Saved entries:
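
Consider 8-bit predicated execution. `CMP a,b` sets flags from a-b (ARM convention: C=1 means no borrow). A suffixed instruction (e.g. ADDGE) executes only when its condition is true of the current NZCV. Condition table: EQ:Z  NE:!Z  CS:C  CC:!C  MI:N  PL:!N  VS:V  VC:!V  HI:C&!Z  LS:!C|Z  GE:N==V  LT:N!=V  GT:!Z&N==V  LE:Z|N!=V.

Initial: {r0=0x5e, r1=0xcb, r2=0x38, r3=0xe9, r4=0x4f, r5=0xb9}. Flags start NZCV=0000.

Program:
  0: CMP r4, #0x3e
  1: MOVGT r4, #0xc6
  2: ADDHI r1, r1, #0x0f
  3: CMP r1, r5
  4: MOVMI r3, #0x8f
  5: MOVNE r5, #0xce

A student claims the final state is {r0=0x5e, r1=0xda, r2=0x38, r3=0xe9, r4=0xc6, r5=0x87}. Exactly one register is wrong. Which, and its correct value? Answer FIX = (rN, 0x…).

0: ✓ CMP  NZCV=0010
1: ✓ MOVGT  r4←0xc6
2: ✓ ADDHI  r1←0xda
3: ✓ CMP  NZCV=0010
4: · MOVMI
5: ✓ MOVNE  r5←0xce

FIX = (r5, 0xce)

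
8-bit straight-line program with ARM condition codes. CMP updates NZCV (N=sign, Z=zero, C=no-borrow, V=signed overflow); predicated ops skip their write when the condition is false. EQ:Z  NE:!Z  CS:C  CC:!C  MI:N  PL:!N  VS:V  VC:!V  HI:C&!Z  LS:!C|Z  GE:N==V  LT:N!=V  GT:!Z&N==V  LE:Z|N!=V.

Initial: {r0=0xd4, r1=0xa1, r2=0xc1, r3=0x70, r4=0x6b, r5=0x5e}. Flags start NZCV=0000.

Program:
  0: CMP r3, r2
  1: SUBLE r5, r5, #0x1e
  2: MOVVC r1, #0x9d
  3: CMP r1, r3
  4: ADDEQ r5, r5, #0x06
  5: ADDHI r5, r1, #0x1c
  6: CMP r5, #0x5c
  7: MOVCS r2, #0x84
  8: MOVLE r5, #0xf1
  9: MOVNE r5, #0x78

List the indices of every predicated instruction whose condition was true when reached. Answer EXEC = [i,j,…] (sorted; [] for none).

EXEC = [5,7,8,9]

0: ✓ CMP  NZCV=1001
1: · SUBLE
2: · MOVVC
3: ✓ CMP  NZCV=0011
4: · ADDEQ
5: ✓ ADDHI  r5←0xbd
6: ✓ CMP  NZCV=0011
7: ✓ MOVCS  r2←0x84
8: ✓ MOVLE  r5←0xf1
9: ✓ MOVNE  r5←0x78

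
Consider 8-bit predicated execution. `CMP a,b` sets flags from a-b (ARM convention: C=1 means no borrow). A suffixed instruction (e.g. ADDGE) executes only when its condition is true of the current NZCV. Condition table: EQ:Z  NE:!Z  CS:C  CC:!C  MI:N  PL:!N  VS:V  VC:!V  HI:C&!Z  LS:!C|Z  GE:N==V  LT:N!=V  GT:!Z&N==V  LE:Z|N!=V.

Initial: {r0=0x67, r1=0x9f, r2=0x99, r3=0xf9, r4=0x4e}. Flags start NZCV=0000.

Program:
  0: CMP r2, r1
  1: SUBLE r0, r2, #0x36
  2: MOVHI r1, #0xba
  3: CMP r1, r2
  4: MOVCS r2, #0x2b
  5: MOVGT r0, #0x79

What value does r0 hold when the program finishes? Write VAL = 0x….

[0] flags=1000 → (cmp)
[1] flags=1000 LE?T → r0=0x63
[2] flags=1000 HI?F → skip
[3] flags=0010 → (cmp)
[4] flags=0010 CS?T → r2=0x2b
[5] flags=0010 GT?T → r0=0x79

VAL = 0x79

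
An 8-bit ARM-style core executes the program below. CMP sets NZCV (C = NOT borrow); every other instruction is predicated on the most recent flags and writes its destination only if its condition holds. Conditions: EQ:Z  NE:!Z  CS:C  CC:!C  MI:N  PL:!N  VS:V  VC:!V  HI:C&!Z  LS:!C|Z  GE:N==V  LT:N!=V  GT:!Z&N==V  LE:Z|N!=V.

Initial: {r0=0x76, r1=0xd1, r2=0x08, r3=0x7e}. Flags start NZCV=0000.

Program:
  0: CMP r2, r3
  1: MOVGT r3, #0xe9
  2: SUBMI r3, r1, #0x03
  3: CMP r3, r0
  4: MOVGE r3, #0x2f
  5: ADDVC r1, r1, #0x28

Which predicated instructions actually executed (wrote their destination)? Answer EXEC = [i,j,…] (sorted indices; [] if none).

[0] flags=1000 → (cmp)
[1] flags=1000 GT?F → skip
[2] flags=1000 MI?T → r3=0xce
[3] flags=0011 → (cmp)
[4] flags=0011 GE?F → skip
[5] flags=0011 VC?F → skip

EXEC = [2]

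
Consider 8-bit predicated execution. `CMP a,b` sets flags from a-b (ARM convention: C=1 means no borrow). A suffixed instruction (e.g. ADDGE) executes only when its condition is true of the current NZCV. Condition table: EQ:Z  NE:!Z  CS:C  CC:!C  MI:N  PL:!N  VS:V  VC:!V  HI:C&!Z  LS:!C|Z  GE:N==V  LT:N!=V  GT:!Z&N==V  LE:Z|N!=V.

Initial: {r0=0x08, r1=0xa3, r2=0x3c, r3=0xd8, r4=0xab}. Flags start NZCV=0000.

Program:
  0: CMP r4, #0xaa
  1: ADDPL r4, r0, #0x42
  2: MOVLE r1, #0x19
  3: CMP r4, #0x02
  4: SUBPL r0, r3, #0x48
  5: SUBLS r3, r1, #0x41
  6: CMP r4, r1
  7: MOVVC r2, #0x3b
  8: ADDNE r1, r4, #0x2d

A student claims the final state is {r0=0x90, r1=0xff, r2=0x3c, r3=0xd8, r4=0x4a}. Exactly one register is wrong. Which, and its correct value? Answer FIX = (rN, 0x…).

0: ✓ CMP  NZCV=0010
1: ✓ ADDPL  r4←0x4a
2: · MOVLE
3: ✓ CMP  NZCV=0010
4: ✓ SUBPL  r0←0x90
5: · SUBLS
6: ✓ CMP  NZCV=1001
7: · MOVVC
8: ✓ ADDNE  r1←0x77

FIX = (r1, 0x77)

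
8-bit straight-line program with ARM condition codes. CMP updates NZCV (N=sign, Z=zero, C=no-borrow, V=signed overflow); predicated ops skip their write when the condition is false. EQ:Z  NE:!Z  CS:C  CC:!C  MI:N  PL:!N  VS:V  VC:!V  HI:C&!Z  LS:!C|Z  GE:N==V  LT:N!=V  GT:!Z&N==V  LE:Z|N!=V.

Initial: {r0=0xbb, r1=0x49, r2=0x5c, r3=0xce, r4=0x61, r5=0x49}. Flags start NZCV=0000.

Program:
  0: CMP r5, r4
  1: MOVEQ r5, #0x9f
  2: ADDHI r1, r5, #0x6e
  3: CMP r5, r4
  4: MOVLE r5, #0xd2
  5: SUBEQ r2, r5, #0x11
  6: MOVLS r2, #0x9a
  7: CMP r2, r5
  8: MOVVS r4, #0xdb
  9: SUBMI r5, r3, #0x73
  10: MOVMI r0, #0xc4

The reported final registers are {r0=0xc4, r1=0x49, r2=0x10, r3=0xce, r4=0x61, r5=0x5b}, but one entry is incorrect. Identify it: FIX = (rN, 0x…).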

Task requirements: From the records given above, copy all lines containing "start".

Response to this task:
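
Initial: {r0=0x5e, r1=0xcb, r2=0x38, r3=0xe9, r4=0x4f, r5=0xb9}. Flags start NZCV=0000.
Initial: {r0=0xd4, r1=0xa1, r2=0xc1, r3=0x70, r4=0x6b, r5=0x5e}. Flags start NZCV=0000.
Initial: {r0=0x67, r1=0x9f, r2=0x99, r3=0xf9, r4=0x4e}. Flags start NZCV=0000.
Initial: {r0=0x76, r1=0xd1, r2=0x08, r3=0x7e}. Flags start NZCV=0000.
Initial: {r0=0x08, r1=0xa3, r2=0x3c, r3=0xd8, r4=0xab}. Flags start NZCV=0000.
Initial: {r0=0xbb, r1=0x49, r2=0x5c, r3=0xce, r4=0x61, r5=0x49}. Flags start NZCV=0000.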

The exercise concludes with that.